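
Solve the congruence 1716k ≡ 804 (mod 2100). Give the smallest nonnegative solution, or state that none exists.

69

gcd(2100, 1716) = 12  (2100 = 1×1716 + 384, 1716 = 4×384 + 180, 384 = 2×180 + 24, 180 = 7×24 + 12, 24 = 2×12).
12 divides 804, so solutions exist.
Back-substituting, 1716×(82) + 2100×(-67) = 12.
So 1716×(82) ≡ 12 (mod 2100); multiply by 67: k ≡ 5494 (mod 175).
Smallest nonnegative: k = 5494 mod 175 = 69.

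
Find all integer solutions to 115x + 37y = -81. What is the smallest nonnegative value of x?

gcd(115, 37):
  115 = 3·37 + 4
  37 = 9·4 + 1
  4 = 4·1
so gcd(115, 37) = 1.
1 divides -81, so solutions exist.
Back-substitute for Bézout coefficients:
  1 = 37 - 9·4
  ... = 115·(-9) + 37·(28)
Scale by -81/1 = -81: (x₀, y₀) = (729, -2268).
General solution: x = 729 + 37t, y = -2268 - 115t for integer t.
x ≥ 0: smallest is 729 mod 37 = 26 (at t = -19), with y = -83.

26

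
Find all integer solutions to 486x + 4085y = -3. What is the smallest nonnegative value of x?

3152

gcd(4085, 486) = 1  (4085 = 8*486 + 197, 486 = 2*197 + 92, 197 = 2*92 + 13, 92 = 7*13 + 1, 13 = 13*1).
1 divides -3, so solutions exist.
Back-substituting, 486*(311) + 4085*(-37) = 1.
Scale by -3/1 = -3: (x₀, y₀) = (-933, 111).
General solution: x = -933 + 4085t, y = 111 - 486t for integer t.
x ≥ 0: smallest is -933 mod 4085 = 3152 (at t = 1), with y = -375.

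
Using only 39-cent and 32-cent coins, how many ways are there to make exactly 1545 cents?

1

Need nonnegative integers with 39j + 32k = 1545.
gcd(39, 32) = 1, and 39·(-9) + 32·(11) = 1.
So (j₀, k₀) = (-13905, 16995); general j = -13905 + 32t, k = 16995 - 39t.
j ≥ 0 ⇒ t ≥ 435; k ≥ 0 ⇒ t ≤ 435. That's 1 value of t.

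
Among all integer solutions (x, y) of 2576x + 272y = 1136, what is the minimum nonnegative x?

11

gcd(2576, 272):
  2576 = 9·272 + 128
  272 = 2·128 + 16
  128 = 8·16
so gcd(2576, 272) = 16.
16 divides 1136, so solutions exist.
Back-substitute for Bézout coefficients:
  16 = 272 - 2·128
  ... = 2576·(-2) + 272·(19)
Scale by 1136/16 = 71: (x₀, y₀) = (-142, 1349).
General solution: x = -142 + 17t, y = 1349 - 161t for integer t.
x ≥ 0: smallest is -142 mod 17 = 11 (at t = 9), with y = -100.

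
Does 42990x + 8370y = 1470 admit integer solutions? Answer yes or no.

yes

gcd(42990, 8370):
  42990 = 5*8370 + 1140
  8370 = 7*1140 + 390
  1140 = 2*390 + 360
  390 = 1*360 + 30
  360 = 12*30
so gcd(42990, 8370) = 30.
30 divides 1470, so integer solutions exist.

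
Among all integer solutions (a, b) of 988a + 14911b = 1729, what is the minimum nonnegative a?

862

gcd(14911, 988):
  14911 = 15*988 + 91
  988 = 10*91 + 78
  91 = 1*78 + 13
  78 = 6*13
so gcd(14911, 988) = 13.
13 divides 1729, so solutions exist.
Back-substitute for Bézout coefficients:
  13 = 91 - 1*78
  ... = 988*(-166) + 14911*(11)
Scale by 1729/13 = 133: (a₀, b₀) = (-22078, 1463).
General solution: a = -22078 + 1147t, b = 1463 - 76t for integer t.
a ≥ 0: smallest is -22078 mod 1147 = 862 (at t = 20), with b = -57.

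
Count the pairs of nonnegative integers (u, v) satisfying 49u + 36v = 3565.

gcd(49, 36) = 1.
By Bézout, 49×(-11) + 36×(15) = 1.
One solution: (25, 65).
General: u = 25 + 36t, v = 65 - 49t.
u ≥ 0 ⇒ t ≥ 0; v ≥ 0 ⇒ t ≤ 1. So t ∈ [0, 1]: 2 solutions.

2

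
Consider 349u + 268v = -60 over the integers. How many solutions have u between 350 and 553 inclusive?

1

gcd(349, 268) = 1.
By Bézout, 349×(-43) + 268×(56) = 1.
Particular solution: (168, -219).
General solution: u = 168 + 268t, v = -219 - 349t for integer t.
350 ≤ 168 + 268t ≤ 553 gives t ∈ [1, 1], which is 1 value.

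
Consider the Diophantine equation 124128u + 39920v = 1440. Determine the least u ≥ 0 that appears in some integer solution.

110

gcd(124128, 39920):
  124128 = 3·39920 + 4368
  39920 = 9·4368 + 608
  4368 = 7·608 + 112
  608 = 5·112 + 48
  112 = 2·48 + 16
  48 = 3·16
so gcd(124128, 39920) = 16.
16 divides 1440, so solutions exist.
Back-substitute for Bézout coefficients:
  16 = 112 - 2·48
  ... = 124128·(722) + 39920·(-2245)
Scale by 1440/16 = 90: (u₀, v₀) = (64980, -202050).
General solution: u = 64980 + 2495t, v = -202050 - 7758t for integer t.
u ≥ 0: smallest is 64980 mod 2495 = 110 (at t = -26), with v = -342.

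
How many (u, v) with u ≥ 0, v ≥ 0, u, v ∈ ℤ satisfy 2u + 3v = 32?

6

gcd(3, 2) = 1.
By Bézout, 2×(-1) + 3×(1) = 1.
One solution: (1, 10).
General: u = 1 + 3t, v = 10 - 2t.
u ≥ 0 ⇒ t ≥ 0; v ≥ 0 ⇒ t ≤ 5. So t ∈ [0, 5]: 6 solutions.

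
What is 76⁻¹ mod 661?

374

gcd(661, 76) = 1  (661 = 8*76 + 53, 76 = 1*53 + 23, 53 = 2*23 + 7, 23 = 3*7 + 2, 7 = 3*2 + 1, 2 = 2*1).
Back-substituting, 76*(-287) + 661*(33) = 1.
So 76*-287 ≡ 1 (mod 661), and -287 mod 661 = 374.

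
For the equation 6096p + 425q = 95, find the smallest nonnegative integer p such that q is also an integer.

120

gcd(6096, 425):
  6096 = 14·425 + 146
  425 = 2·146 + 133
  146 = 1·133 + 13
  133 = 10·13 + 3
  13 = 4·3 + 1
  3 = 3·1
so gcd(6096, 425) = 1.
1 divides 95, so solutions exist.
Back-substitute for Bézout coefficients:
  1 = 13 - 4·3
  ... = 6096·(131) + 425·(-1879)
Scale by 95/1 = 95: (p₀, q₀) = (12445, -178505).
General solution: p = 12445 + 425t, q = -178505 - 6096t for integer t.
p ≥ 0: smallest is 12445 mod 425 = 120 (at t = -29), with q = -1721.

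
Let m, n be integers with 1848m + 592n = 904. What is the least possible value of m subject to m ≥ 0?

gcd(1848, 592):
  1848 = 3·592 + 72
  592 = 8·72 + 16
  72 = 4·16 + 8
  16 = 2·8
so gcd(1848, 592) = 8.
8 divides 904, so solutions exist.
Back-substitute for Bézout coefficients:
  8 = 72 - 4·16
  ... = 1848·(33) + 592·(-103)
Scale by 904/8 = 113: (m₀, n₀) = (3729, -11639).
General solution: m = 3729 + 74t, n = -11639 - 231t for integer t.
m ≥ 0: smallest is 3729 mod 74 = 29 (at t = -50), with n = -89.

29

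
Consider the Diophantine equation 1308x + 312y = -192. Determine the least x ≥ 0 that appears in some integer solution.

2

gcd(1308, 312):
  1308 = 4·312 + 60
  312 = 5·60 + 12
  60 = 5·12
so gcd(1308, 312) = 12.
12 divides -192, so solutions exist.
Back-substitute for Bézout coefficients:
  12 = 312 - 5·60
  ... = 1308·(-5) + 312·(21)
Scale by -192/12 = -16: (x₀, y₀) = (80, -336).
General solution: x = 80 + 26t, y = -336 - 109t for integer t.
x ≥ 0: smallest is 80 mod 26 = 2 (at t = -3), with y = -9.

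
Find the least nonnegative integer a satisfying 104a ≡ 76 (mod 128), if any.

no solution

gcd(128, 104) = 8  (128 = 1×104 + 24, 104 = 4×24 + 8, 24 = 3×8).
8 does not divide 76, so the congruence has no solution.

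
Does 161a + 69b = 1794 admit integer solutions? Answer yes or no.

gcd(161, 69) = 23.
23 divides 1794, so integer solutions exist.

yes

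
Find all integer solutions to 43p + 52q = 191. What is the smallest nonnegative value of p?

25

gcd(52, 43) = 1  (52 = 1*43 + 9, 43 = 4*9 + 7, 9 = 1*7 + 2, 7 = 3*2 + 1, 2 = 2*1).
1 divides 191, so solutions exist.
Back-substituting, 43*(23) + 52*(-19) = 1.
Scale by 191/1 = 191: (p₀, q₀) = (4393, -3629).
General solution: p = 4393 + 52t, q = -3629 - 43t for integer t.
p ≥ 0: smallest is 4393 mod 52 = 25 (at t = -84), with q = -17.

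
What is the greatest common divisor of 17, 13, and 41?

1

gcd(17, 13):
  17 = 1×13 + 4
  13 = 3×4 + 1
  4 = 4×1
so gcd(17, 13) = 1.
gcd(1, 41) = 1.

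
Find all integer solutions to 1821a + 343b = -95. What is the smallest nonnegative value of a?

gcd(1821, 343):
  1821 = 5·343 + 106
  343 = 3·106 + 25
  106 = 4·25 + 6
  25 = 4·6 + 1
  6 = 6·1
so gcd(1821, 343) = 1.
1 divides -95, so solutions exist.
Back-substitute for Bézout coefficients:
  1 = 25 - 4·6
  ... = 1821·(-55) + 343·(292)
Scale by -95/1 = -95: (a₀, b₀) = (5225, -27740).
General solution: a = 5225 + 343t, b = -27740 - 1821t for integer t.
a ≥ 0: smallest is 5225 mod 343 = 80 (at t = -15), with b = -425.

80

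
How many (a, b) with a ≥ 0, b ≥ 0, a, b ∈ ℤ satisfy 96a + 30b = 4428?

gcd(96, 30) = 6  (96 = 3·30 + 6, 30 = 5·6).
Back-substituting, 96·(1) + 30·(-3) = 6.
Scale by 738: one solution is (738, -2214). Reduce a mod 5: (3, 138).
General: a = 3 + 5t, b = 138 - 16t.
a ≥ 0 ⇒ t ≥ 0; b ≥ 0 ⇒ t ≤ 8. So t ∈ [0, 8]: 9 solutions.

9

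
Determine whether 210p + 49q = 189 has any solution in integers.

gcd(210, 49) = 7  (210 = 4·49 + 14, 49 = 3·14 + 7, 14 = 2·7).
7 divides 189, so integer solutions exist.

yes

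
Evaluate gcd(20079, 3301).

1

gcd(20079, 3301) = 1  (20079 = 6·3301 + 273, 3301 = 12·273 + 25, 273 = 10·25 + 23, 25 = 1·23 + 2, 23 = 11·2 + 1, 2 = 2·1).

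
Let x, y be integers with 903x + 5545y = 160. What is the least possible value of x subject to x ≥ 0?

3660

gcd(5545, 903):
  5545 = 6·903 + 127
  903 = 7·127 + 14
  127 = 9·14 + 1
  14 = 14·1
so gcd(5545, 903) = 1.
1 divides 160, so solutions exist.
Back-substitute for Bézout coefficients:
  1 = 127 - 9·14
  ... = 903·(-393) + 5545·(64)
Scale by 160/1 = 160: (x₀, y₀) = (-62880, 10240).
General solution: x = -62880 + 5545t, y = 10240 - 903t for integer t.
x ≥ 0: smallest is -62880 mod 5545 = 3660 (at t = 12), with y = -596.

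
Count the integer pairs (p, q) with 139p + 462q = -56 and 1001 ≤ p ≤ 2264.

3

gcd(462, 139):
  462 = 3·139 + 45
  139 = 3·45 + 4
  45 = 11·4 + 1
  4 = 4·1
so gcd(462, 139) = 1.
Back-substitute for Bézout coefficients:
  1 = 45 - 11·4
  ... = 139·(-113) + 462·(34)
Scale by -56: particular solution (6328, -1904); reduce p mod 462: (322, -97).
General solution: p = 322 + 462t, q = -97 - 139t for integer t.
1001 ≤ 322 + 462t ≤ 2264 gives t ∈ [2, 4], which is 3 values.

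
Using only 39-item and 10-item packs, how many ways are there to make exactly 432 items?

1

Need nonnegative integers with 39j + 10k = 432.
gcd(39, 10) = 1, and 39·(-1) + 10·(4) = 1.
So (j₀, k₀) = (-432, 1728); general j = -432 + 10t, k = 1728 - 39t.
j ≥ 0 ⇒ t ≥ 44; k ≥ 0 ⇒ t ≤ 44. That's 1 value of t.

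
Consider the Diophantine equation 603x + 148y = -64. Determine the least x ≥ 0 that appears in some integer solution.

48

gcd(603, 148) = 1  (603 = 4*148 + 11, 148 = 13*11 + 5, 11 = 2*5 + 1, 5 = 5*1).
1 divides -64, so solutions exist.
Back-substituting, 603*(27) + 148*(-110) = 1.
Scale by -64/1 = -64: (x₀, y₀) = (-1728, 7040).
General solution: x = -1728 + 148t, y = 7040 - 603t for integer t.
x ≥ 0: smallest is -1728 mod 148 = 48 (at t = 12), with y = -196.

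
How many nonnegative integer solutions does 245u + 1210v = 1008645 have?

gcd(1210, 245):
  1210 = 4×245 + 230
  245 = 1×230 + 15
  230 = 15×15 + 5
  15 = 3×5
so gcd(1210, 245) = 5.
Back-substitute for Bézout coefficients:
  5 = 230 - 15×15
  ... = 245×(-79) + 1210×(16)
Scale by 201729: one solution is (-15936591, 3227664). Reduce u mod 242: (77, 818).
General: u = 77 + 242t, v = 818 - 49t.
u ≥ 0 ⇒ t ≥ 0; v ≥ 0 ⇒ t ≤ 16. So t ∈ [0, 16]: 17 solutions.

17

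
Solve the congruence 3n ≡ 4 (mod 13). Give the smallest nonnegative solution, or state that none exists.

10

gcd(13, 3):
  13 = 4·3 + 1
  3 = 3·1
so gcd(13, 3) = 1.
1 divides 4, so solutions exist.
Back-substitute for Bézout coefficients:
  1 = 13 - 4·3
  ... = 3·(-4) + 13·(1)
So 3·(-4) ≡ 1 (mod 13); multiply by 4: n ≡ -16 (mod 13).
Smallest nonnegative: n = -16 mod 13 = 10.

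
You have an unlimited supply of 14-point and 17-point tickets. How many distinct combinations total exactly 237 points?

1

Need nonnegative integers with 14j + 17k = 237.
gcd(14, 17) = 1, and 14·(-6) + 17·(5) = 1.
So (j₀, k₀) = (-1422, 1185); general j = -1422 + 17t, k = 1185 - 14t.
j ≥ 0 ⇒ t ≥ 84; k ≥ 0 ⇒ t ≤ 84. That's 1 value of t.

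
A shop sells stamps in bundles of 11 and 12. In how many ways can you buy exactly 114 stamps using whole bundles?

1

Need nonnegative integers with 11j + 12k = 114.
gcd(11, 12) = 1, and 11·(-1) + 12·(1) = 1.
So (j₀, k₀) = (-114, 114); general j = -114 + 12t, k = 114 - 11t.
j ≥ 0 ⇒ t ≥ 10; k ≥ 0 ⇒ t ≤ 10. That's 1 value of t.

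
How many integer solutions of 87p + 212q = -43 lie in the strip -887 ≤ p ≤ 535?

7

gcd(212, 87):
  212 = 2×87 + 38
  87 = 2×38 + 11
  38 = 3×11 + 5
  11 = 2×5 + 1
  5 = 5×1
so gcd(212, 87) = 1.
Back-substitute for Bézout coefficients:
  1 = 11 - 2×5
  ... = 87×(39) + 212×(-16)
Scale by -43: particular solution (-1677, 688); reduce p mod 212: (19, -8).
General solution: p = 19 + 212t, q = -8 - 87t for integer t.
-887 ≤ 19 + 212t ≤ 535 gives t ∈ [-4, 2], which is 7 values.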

-.-.-

EXERCISE = Reproduce the lines of the entries above exactly, but only from the line containing "How many integer" through the final line.

RESULT BELOW =
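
How many integer solutions of 87p + 212q = -43 lie in the strip -887 ≤ p ≤ 535?

7

gcd(212, 87):
  212 = 2×87 + 38
  87 = 2×38 + 11
  38 = 3×11 + 5
  11 = 2×5 + 1
  5 = 5×1
so gcd(212, 87) = 1.
Back-substitute for Bézout coefficients:
  1 = 11 - 2×5
  ... = 87×(39) + 212×(-16)
Scale by -43: particular solution (-1677, 688); reduce p mod 212: (19, -8).
General solution: p = 19 + 212t, q = -8 - 87t for integer t.
-887 ≤ 19 + 212t ≤ 535 gives t ∈ [-4, 2], which is 7 values.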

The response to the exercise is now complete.